= Beginning of Section =
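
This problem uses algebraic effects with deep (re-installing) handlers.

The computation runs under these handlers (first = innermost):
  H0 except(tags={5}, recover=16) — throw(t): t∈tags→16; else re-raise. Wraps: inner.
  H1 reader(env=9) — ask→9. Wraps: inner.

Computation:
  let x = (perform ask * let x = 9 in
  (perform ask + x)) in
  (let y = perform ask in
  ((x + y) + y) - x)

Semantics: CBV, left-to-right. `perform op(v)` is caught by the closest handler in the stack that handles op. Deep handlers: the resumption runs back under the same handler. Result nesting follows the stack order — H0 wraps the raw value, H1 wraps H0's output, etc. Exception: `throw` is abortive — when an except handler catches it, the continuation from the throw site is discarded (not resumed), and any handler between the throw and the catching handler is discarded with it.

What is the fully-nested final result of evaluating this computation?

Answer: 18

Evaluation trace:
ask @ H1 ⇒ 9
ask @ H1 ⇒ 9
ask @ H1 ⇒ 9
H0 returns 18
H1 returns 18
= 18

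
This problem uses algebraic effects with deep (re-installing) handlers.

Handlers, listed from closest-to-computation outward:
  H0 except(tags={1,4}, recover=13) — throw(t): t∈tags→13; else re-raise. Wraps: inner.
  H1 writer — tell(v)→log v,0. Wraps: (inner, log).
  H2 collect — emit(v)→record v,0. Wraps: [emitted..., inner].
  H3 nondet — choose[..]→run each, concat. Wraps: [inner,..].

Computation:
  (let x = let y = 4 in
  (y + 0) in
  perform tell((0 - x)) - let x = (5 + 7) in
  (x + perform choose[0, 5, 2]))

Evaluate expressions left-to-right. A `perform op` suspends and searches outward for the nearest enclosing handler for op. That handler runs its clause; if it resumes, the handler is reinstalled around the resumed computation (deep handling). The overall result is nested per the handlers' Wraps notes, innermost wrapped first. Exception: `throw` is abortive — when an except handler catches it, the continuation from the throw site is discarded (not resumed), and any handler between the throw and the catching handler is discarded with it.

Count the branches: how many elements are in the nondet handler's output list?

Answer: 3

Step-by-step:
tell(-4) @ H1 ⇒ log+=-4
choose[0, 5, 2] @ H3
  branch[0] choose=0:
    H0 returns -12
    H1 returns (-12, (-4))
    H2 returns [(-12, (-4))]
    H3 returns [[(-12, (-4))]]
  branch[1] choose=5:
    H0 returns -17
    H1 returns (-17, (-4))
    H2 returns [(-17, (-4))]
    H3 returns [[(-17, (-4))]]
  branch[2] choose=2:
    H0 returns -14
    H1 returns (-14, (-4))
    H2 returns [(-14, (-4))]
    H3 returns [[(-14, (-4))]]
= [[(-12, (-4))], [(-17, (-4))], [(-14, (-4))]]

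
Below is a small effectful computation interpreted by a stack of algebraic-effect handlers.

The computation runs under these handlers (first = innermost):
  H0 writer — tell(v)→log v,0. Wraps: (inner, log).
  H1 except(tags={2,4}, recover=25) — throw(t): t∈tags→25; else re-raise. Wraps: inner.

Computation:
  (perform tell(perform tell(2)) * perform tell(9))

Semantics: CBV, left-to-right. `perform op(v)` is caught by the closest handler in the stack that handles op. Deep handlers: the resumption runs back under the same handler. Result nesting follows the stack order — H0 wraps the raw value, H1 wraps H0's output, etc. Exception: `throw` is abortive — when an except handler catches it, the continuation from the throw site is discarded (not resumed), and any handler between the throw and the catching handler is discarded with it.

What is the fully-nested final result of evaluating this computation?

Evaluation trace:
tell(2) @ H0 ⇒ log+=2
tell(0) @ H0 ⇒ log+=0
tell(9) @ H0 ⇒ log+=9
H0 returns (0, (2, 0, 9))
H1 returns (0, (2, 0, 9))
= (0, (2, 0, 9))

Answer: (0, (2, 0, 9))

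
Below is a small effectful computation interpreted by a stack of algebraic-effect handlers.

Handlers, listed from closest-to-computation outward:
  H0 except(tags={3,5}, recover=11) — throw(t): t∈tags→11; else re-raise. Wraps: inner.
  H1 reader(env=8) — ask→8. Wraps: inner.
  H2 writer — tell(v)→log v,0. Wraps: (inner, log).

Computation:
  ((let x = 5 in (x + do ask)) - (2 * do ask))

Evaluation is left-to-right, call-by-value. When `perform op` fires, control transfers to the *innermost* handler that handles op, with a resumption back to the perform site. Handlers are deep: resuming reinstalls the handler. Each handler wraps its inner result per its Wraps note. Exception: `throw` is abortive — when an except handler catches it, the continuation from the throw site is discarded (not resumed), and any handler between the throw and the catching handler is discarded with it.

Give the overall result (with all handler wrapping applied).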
= End of Section =
= Beginning of Section =
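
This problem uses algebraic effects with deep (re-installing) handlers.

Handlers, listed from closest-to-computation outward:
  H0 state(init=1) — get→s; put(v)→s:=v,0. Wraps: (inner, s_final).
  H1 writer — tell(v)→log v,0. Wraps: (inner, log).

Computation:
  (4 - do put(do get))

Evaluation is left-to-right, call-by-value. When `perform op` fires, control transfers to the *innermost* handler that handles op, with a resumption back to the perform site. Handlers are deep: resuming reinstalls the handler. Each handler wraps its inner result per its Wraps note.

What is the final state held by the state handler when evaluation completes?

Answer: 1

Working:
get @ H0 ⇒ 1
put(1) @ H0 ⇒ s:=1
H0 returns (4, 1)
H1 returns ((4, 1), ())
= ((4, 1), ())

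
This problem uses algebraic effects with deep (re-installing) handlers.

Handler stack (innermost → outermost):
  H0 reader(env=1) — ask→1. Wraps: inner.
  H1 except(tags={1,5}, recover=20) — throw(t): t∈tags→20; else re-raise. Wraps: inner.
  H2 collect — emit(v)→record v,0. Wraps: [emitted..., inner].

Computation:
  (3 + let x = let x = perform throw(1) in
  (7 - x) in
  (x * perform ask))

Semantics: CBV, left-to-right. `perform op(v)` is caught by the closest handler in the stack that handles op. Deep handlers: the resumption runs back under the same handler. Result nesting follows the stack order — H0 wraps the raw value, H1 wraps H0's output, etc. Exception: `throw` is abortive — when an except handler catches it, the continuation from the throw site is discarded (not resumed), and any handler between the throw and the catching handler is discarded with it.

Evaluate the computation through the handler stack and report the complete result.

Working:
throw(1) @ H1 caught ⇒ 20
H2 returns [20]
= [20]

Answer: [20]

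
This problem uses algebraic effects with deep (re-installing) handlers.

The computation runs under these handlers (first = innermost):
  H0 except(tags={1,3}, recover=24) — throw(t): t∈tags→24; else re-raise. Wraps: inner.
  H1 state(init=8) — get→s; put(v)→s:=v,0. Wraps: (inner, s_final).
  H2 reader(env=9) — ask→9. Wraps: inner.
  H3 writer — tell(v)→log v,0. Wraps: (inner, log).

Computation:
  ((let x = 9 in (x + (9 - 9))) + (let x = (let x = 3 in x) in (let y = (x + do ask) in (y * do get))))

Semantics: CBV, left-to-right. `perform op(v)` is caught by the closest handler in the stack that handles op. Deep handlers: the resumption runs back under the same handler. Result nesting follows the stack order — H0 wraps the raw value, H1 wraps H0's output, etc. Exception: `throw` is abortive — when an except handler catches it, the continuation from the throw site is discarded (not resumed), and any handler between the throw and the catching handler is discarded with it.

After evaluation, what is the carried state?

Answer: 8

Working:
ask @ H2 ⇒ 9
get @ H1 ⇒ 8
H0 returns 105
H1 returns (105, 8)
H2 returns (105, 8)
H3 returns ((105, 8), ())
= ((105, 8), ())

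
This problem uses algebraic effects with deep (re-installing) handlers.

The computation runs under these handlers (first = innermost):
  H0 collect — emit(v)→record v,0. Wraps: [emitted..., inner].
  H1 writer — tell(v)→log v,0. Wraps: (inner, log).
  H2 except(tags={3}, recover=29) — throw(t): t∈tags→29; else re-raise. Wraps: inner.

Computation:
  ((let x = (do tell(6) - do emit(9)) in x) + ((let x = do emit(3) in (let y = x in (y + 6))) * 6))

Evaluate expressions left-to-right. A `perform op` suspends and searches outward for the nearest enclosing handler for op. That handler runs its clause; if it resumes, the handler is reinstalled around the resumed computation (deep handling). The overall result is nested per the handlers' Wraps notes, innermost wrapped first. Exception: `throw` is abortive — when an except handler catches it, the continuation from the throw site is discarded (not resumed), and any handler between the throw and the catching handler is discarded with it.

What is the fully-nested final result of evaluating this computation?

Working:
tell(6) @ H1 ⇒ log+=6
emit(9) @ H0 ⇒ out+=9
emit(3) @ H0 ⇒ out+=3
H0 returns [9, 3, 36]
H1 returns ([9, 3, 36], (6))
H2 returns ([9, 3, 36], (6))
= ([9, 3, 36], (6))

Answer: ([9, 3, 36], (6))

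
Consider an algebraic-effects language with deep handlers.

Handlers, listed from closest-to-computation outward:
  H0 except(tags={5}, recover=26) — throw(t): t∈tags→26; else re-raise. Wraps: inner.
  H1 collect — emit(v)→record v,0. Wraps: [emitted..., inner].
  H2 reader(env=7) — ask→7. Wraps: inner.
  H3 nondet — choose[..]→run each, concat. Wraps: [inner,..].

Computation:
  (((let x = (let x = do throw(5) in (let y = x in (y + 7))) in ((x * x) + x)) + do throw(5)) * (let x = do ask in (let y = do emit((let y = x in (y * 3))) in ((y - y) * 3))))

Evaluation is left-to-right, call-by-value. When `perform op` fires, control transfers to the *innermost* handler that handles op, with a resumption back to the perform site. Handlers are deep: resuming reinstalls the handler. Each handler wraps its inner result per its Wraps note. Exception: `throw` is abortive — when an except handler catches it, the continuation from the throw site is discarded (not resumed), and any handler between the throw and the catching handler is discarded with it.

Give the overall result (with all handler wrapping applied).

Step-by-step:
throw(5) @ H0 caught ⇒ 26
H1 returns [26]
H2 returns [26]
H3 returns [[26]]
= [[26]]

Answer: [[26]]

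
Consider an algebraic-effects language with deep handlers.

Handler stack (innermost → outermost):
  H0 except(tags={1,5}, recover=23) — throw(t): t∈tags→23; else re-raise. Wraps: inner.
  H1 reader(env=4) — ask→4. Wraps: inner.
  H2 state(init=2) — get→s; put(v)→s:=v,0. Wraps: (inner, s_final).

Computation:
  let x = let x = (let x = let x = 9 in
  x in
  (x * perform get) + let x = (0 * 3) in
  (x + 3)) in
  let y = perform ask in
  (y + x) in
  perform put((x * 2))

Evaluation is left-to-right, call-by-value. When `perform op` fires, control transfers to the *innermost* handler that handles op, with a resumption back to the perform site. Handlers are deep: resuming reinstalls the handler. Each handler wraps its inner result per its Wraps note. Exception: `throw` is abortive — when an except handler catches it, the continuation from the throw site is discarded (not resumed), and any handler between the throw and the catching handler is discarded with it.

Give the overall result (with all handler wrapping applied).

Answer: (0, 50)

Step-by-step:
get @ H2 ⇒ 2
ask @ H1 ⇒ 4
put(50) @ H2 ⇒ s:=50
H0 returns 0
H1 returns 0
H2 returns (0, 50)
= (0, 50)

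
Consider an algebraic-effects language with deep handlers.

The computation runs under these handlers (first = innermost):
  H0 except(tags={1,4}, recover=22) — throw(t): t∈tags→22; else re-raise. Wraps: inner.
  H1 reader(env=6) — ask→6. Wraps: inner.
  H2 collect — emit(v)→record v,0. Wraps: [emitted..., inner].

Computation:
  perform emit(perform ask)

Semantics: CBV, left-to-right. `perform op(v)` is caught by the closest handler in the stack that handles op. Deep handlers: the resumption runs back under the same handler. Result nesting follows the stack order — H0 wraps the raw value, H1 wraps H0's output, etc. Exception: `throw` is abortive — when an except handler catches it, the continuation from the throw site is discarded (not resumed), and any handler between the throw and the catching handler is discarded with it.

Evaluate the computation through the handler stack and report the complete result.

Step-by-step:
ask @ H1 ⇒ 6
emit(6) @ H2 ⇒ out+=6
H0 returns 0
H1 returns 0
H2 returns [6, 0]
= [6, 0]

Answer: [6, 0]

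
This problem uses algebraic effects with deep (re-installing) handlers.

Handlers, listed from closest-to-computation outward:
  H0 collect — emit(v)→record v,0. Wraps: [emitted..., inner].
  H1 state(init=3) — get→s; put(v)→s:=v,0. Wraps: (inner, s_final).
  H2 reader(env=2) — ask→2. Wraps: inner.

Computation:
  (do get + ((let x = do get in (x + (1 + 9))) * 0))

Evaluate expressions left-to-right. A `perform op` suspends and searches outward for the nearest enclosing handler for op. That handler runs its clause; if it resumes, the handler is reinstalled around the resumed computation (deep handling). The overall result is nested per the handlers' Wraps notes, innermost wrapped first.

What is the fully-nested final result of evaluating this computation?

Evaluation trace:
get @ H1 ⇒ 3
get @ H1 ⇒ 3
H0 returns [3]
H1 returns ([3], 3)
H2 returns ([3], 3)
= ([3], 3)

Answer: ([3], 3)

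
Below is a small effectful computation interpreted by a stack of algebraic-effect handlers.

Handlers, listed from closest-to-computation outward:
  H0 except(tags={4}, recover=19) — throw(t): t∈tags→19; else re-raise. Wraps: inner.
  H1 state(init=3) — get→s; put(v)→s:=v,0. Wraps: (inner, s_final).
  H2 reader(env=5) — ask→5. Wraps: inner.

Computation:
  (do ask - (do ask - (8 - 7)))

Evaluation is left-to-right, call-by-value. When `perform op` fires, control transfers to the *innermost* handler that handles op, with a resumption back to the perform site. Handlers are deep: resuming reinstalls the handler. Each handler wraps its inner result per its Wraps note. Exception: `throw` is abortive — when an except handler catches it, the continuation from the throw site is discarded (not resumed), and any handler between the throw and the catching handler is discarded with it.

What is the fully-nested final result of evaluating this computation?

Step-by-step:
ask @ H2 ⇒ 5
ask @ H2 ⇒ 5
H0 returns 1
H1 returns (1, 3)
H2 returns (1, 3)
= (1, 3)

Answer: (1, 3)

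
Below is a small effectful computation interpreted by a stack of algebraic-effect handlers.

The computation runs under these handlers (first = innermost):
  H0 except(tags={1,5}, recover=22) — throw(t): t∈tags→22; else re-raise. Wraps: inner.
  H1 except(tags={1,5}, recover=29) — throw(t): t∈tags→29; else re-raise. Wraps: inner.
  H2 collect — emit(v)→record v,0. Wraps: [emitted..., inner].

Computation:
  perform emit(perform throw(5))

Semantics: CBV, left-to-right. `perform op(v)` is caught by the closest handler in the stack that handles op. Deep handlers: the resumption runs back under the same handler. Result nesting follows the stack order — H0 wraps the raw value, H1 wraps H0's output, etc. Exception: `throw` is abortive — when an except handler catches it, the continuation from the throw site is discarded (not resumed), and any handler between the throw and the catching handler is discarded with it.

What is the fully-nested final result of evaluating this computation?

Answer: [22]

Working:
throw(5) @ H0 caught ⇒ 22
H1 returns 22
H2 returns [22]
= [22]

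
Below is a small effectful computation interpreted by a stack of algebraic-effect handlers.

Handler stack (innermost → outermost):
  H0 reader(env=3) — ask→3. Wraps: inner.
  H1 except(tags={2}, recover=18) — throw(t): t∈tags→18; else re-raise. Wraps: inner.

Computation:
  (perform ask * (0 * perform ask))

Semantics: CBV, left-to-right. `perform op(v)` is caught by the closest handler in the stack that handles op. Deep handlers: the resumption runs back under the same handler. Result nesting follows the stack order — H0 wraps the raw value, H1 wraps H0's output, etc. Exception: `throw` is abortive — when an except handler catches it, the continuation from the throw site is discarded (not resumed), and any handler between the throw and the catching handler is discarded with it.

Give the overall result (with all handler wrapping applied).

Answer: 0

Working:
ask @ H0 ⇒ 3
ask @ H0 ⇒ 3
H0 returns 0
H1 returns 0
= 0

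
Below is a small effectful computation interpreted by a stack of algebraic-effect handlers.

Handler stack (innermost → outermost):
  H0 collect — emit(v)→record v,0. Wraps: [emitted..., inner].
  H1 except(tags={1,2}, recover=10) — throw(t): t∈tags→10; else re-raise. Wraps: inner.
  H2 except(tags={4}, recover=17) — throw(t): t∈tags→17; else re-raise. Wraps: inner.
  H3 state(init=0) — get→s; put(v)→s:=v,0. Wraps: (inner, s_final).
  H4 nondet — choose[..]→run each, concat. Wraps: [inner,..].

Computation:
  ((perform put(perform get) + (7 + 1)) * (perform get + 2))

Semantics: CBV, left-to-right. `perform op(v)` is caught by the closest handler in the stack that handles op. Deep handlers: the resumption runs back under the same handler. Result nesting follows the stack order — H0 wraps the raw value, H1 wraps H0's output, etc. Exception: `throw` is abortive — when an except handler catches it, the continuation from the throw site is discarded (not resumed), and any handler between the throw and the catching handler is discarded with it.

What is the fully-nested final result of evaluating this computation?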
= End of Section =
__What the exercise asks__. Using the entries above, work out the number of lines that hold the word "init" and write it with no other words.

__Answer to this problem__. 6